§ **Collected data entries**:
━━━━━━━━━━━━━━━━━━━━━━━━━━━━━━

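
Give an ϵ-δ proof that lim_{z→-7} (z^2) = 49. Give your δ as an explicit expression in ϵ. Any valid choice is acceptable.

Let ϵ > 0. We seek δ > 0 with 0 < |z + 7| < δ ⇒ |z^2 − 49| < ϵ.
Factor: z^2 − 49 = (z + 7)(z - 7), so |z^2 − 49| = |z + 7|·|z - 7|.
Impose δ ≤ 2 so that |z| < 9; then |z - 7| ≤ 16.
Hence |z^2 − 49| ≤ 16|z + 7|, which is < ϵ once |z + 7| < ϵ/16.
Take δ = min(2, ϵ/16). If 0 < |z + 7| < δ then both bounds hold and |z^2 − 49| ≤ 16|z + 7| < 16·(ϵ/16) = ϵ.

δ = min(2, ϵ/16)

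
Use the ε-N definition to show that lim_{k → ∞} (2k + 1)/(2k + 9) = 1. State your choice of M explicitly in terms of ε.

Let ε > 0. For k ≥ 1, |(2k + 1)/(2k + 9) − 1| = |-16|/(2(2k + 9)) = 16/(2(2k + 9)).
Since 2k + 9 ≥ 2k for k ≥ 1, this is ≤ 16/(2·2k) = 4/k.
So |(2k + 1)/(2k + 9) − 1| < ε whenever k > 4/ε.
Take M = 4/ε. If k > M then |(2k + 1)/(2k + 9) − 1| ≤ 4/k < ε.

M = 4/ε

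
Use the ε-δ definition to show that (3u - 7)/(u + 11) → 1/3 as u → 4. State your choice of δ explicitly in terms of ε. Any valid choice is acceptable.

δ = min(15/2, (45/16)ε)

Let ε > 0. We want δ > 0 with 0 < |u − 4| < δ ⇒ |(3u - 7)/(u + 11) − (1/3)| < ε.
Combining over a common denominator, (3u - 7)/(u + 11) − (1/3) = [(3u - 7)·15 − 5·(u + 11)] / [15·(u + 11)] = 40(u − 4) / (15(u + 11)).
So |(3u - 7)/(u + 11) − (1/3)| = 40|u − 4| / (15·|u + 11|).
Require δ ≤ 15/2, so |u + 11| ≥ |15| − |u − 4| > 15 − 15/2 = 15/2.
Hence |(3u - 7)/(u + 11) − (1/3)| < 40|u − 4|/(15·(15/2)) = (16/45)|u − 4|, which is < ε once |u − 4| < (45/16)ε.
Take δ = min(15/2, (45/16)ε). Then 0 < |u − 4| < δ forces both bounds, so |(3u - 7)/(u + 11) − (1/3)| < ε.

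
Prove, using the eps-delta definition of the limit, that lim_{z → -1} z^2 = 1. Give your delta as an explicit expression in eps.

Fix eps > 0. We seek delta > 0 with 0 < |z + 1| < delta ⇒ |z^2 − 1| < eps.
Factor: z^2 − 1 = (z + 1)(z - 1), so |z^2 − 1| = |z + 1|·|z - 1|.
Restrict delta ≤ 1. Then |z + 1| < 1 gives |z| < 2, so by the triangle inequality |z - 1| ≤ 2 + 1 = 3.
Hence |z^2 − 1| ≤ 3|z + 1|, which is < eps once |z + 1| < eps/3.
Take delta = min(1, eps/3). If 0 < |z + 1| < delta then both bounds hold and |z^2 − 1| ≤ 3|z + 1| < 3·(eps/3) = eps.

delta = min(1, eps/3)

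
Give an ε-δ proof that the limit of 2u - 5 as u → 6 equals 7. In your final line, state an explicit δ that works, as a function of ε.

Let ε > 0 be given. We need δ > 0 so that 0 < |u − 6| < δ implies |(2u - 5) − 7| < ε.
|(2u - 5) − 7| = |2u - 12| = 2|u − 6|.
So 2|u − 6| < ε exactly when |u − 6| < ε/2.
Take δ = ε/2. If 0 < |u − 6| < δ then |(2u - 5) − 7| = 2|u − 6| < 2·(ε/2) = ε.

δ = ε/2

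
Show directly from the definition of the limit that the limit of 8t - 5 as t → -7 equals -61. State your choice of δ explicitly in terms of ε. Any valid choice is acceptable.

δ = ε/8

Suppose ε > 0. We need δ > 0 so that 0 < |t + 7| < δ implies |(8t - 5) + 61| < ε.
|(8t - 5) + 61| = |8t + 56| = 8|t + 7|.
Thus it suffices that |t + 7| < ε/8.
Choosing δ = ε/8 gives |(8t - 5) + 61| = 8|t + 7| < ε whenever |t + 7| < δ.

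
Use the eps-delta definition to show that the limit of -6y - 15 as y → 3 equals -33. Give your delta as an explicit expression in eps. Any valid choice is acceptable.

delta = eps/6

Let eps > 0 be given. We need delta > 0 so that 0 < |y − 3| < delta implies |(-6y - 15) + 33| < eps.
Since (-6y - 15) + 33 = -6(y − 3), we have |(-6y - 15) + 33| = 6|y − 3|.
Thus it suffices that |y − 3| < eps/6.
Take delta = eps/6. If 0 < |y − 3| < delta then |(-6y - 15) + 33| = 6|y − 3| < 6·(eps/6) = eps.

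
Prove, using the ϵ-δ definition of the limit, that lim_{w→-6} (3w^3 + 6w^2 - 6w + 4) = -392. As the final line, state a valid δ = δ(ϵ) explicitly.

Let ϵ > 0 be given. We want δ > 0 such that 0 < |w + 6| < δ implies |(3w^3 + 6w^2 - 6w + 4) + 392| < ϵ.
(3w^3 + 6w^2 - 6w + 4) + 392 = 3w^3 + 6w^2 - 6w + 396 = (w + 6)(3w^2 - 12w + 66).
So |(3w^3 + 6w^2 - 6w + 4) + 392| = |w + 6|·|3w^2 - 12w + 66|.
Require δ ≤ 1. Then |w + 6| < 1 gives |w| < 7, and by the triangle inequality |3w^2 - 12w + 66| ≤ 3·7^2 + 12·7 + 66 = 297.
Hence |(3w^3 + 6w^2 - 6w + 4) + 392| ≤ 297|w + 6| < ϵ provided |w + 6| < ϵ/297.
Choosing δ = min(1, ϵ/297) ensures both conditions, hence |(3w^3 + 6w^2 - 6w + 4) + 392| < ϵ.

δ = min(1, ϵ/297)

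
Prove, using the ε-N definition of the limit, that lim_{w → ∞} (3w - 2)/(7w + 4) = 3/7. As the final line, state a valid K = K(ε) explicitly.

Fix ε > 0. We seek K > 0 such that w > K implies |(3w - 2)/(7w + 4) − (3/7)| < ε.
(3w - 2)/(7w + 4) − (3/7) = (7(3w - 2) − 3(7w + 4)) / (7(7w + 4)) = -26/(7(7w + 4)).
For w > 0 we have 7w + 4 > 7w, so |(3w - 2)/(7w + 4) − (3/7)| = 26/(7(7w + 4)) < 26/(7·7w) = (26/49)/w.
Thus |(3w - 2)/(7w + 4) − (3/7)| < ε whenever w > (26/49)/ε.
Take K = (26/49)/ε. If w > K then |(3w - 2)/(7w + 4) − (3/7)| < (26/49)/w < ε.

K = (26/49)/ε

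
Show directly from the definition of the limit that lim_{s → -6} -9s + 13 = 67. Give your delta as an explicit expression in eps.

delta = eps/9

Fix eps > 0. We need delta > 0 so that 0 < |s + 6| < delta implies |(-9s + 13) − 67| < eps.
Since (-9s + 13) − 67 = -9(s + 6), we have |(-9s + 13) − 67| = 9|s + 6|.
So 9|s + 6| < eps exactly when |s + 6| < eps/9.
Choosing delta = eps/9 gives |(-9s + 13) − 67| = 9|s + 6| < eps whenever |s + 6| < delta.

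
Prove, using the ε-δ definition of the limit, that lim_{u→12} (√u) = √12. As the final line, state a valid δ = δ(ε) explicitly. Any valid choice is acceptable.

δ = min(12, √12·ε)

Suppose ε > 0. We want δ > 0 such that 0 < |u − 12| < δ implies |√u − √12| < ε.
Multiplying by the conjugate, |√u − √12| = |u − 12|/(√u + √12).
Restrict δ ≤ 12 so that |u − 12| < 12 forces u > 0, and then √u + √12 > √12.
Hence |√u − √12| < |u − 12|/√12, which is < ε once |u − 12| < √12·ε.
Take δ = min(12, √12·ε). If 0 < |u − 12| < δ then u > 0 and |√u − √12| < |u − 12|/√12 < ε.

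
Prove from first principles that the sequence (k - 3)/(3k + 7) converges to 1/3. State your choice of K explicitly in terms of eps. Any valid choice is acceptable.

K = (16/9)/eps

Fix eps > 0. For k ≥ 1, |(k - 3)/(3k + 7) − (1/3)| = |-16|/(3(3k + 7)) = 16/(3(3k + 7)).
Since 3k + 7 ≥ 3k for k ≥ 1, this is ≤ 16/(3·3k) = (16/9)/k.
So |(k - 3)/(3k + 7) − (1/3)| < eps whenever k > (16/9)/eps.
Take K = (16/9)/eps. If k > K then |(k - 3)/(3k + 7) − (1/3)| ≤ (16/9)/k < eps.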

━━━━━━━━━━━━━━━━━━━━━━━━━━━━━━

Transcribe only what runs from the line with "Prove from first" to the last line above, keeping every line exactly as written.

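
Prove from first principles that the sequence (k - 3)/(3k + 7) converges to 1/3. State your choice of K explicitly in terms of eps. Any valid choice is acceptable.

K = (16/9)/eps

Fix eps > 0. For k ≥ 1, |(k - 3)/(3k + 7) − (1/3)| = |-16|/(3(3k + 7)) = 16/(3(3k + 7)).
Since 3k + 7 ≥ 3k for k ≥ 1, this is ≤ 16/(3·3k) = (16/9)/k.
So |(k - 3)/(3k + 7) − (1/3)| < eps whenever k > (16/9)/eps.
Take K = (16/9)/eps. If k > K then |(k - 3)/(3k + 7) − (1/3)| ≤ (16/9)/k < eps.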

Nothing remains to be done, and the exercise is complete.